Collected data
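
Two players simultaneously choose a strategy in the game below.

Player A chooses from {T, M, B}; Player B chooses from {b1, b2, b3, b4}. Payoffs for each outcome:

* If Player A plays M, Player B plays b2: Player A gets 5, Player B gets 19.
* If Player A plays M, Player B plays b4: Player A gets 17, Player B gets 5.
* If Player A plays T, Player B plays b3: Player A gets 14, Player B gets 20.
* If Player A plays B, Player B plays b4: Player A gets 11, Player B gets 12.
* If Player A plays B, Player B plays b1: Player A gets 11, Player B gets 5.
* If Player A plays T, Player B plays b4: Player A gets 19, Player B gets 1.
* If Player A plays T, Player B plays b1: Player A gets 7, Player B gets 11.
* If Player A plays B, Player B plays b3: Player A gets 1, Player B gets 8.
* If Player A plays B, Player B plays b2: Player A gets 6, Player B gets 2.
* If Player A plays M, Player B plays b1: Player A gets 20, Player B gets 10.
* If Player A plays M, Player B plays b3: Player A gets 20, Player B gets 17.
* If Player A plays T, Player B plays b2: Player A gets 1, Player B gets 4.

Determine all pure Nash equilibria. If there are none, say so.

(T, b1): Player A can switch to M (7 → 20). Not NE.
(T, b2): Player A can switch to M (1 → 5). Not NE.
(T, b3): Player A can switch to M (14 → 20). Not NE.
(T, b4): Player B can switch to b1 (1 → 11). Not NE.
(M, b1): Player B can switch to b2 (10 → 19). Not NE.
(M, b2): Player A can switch to B (5 → 6). Not NE.
(M, b3): Player B can switch to b2 (17 → 19). Not NE.
(M, b4): Player A can switch to T (17 → 19). Not NE.
(B, b1): Player A can switch to M (11 → 20). Not NE.
(B, b2): Player B can switch to b1 (2 → 5). Not NE.
(B, b3): Player A can switch to T (1 → 14). Not NE.
(B, b4): Player A can switch to T (11 → 19). Not NE.

This game has no pure Nash equilibrium.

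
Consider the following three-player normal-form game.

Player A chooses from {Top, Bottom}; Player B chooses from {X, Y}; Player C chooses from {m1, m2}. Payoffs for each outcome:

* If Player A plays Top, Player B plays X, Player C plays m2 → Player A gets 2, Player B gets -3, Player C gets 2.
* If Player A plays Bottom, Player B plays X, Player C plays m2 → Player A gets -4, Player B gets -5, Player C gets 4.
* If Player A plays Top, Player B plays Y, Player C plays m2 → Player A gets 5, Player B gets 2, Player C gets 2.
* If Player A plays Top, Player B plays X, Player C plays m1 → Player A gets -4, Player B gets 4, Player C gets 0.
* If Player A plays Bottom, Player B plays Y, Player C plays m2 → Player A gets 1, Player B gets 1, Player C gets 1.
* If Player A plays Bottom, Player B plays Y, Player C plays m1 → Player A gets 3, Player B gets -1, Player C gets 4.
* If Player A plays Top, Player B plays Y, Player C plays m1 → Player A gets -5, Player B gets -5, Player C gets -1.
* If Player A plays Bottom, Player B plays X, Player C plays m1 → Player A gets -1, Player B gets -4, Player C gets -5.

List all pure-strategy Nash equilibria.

(Top, Y, m2) and (Bottom, Y, m1)

Player A against (X, m1): payoffs -4, -1 → best response Bottom.
Player A against (X, m2): payoffs 2, -4 → best response Top.
Player A against (Y, m1): payoffs -5, 3 → best response Bottom.
Player A against (Y, m2): payoffs 5, 1 → best response Top.
Player B against (Top, m1): payoffs 4, -5 → best response X.
Player B against (Top, m2): payoffs -3, 2 → best response Y.
Player B against (Bottom, m1): payoffs -4, -1 → best response Y.
Player B against (Bottom, m2): payoffs -5, 1 → best response Y.
Player C against (Top, X): payoffs 0, 2 → best response m2.
Player C against (Top, Y): payoffs -1, 2 → best response m2.
Player C against (Bottom, X): payoffs -5, 4 → best response m2.
Player C against (Bottom, Y): payoffs 4, 1 → best response m1.
Mutual best responses: (Top, Y, m2); (Bottom, Y, m1).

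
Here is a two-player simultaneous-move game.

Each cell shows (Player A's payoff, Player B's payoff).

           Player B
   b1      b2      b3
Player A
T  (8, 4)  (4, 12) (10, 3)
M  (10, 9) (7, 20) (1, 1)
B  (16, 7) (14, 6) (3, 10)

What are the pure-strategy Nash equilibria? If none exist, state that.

none

For each player, find the best response to each opponent profile; mutual best responses are the pure NE.
Player A against b1: payoffs 8, 10, 16 → best response B.
Player A against b2: payoffs 4, 7, 14 → best response B.
Player A against b3: payoffs 10, 1, 3 → best response T.
Player B against T: payoffs 4, 12, 3 → best response b2.
Player B against M: payoffs 9, 20, 1 → best response b2.
Player B against B: payoffs 7, 6, 10 → best response b3.
No profile is a mutual best response for all players.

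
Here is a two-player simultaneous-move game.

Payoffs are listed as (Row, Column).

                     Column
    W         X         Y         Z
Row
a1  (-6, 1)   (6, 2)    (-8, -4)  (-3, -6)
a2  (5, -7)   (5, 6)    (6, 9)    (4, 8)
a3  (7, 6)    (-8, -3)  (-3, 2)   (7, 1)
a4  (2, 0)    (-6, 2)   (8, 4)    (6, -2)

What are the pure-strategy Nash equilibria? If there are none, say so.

Row against W: payoffs -6, 5, 7, 2 → best response a3.
Row against X: payoffs 6, 5, -8, -6 → best response a1.
Row against Y: payoffs -8, 6, -3, 8 → best response a4.
Row against Z: payoffs -3, 4, 7, 6 → best response a3.
Column against a1: payoffs 1, 2, -4, -6 → best response X.
Column against a2: payoffs -7, 6, 9, 8 → best response Y.
Column against a3: payoffs 6, -3, 2, 1 → best response W.
Column against a4: payoffs 0, 2, 4, -2 → best response Y.
Mutual best responses: (a1, X); (a3, W); (a4, Y).

Pure-strategy Nash equilibria: (a1, X) and (a3, W) and (a4, Y)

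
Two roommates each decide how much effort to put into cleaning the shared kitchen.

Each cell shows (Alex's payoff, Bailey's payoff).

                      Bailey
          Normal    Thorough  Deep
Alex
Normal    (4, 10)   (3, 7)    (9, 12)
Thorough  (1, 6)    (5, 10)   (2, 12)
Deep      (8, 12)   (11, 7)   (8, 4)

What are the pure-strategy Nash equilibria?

(Normal, Deep), (Deep, Normal)

Mark each player's best response to every combination of opponents' strategies; a profile where every player is best-responding is a pure Nash equilibrium.
Alex against Normal: payoffs 4, 1, 8 → best response Deep.
Alex against Thorough: payoffs 3, 5, 11 → best response Deep.
Alex against Deep: payoffs 9, 2, 8 → best response Normal.
Bailey against Normal: payoffs 10, 7, 12 → best response Deep.
Bailey against Thorough: payoffs 6, 10, 12 → best response Deep.
Bailey against Deep: payoffs 12, 7, 4 → best response Normal.
Mutual best responses: (Normal, Deep); (Deep, Normal).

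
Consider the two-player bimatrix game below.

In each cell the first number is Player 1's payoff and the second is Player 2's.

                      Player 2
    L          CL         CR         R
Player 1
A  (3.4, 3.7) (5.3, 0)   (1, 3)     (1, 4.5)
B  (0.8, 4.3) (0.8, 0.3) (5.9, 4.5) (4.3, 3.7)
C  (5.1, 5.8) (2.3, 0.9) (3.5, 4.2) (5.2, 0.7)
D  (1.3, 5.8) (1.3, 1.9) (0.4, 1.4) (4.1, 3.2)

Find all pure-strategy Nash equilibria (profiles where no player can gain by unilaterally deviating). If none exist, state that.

The pure Nash equilibria are (B, CR), (C, L).

For each strategy profile, look for a profitable unilateral deviation.
(A, L): Player 1 can switch to C (3.4 → 5.1). Not NE.
(A, CL): Player 2 can switch to L (0 → 3.7). Not NE.
(A, CR): Player 1 can switch to B (1 → 5.9). Not NE.
(A, R): Player 1 can switch to B (1 → 4.3). Not NE.
(B, L): Player 1 can switch to A (0.8 → 3.4). Not NE.
(B, CL): Player 1 can switch to A (0.8 → 5.3). Not NE.
(B, CR): Player 1 gets 5.9, best alternative 3.5; Player 2 gets 4.5, best alternative 4.3. No profitable deviation — NE.
(B, R): Player 1 can switch to C (4.3 → 5.2). Not NE.
(C, L): Player 1 gets 5.1, best alternative 3.4; Player 2 gets 5.8, best alternative 4.2. No profitable deviation — NE.
(C, CL): Player 1 can switch to A (2.3 → 5.3). Not NE.
(The remaining 6 profiles each have a profitable deviation by the same check.)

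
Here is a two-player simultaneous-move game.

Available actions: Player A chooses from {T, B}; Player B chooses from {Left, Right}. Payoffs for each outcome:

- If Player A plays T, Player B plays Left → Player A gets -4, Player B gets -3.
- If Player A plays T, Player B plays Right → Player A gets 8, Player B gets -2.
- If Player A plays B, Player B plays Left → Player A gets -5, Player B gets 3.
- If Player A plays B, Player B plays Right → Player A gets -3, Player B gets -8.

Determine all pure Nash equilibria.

(T, Right)

For each strategy profile, look for a profitable unilateral deviation.
(T, Left): Player B can switch to Right (-3 → -2). Not NE.
(T, Right): Player A gets 8, best alternative -3; Player B gets -2, best alternative -3. No profitable deviation — NE.
(B, Left): Player A can switch to T (-5 → -4). Not NE.
(B, Right): Player A can switch to T (-3 → 8). Not NE.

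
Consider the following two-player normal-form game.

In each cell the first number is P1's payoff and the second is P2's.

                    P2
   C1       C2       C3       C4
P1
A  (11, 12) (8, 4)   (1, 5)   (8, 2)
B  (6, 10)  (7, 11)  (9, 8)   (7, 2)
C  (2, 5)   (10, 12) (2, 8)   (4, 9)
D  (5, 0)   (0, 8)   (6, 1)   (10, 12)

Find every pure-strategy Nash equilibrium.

For each player, find the best response to each opponent profile; mutual best responses are the pure NE.
P1 against C1: payoffs 11, 6, 2, 5 → best response A.
P1 against C2: payoffs 8, 7, 10, 0 → best response C.
P1 against C3: payoffs 1, 9, 2, 6 → best response B.
P1 against C4: payoffs 8, 7, 4, 10 → best response D.
P2 against A: payoffs 12, 4, 5, 2 → best response C1.
P2 against B: payoffs 10, 11, 8, 2 → best response C2.
P2 against C: payoffs 5, 12, 8, 9 → best response C2.
P2 against D: payoffs 0, 8, 1, 12 → best response C4.
Mutual best responses: (A, C1); (C, C2); (D, C4).

Pure-strategy Nash equilibria: (A, C1) and (C, C2) and (D, C4)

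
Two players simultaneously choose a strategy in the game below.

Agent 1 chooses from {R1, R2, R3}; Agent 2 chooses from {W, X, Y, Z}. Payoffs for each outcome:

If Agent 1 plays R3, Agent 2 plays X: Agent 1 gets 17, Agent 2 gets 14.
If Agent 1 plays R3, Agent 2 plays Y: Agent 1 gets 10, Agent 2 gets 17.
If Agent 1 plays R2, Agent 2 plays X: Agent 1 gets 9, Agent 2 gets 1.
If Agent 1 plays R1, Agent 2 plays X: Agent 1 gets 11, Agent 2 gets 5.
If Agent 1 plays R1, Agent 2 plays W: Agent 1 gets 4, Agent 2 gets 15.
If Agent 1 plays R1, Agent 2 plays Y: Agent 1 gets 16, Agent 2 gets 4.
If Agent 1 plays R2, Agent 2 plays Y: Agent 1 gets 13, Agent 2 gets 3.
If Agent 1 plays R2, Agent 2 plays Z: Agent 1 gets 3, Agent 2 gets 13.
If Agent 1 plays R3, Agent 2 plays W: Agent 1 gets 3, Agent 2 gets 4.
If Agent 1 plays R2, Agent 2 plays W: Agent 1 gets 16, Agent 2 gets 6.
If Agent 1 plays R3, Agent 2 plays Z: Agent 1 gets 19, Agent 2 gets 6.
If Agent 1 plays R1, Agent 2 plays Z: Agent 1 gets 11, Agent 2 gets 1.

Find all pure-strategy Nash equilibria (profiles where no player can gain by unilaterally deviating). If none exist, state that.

Check each profile: it is a Nash equilibrium iff no player can strictly gain by switching unilaterally.
(R1, W): Agent 1 can switch to R2 (4 → 16). Not NE.
(R1, X): Agent 1 can switch to R3 (11 → 17). Not NE.
(R1, Y): Agent 2 can switch to W (4 → 15). Not NE.
(R1, Z): Agent 1 can switch to R3 (11 → 19). Not NE.
(R2, W): Agent 2 can switch to Z (6 → 13). Not NE.
(R2, X): Agent 1 can switch to R1 (9 → 11). Not NE.
(R2, Y): Agent 1 can switch to R1 (13 → 16). Not NE.
(R2, Z): Agent 1 can switch to R1 (3 → 11). Not NE.
(R3, W): Agent 1 can switch to R1 (3 → 4). Not NE.
(R3, X): Agent 2 can switch to Y (14 → 17). Not NE.
(The remaining 2 profiles each have a profitable deviation by the same check.)

This game has no pure Nash equilibrium.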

- What you will do -
Reproduce exactly the lines above from the line with "Player B gets 19." to the line with "Player B gets 4.", including both, and add nothing.

- Result of the exercise -
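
* If Player A plays M, Player B plays b2: Player A gets 5, Player B gets 19.
* If Player A plays M, Player B plays b4: Player A gets 17, Player B gets 5.
* If Player A plays T, Player B plays b3: Player A gets 14, Player B gets 20.
* If Player A plays B, Player B plays b4: Player A gets 11, Player B gets 12.
* If Player A plays B, Player B plays b1: Player A gets 11, Player B gets 5.
* If Player A plays T, Player B plays b4: Player A gets 19, Player B gets 1.
* If Player A plays T, Player B plays b1: Player A gets 7, Player B gets 11.
* If Player A plays B, Player B plays b3: Player A gets 1, Player B gets 8.
* If Player A plays B, Player B plays b2: Player A gets 6, Player B gets 2.
* If Player A plays M, Player B plays b1: Player A gets 20, Player B gets 10.
* If Player A plays M, Player B plays b3: Player A gets 20, Player B gets 17.
* If Player A plays T, Player B plays b2: Player A gets 1, Player B gets 4.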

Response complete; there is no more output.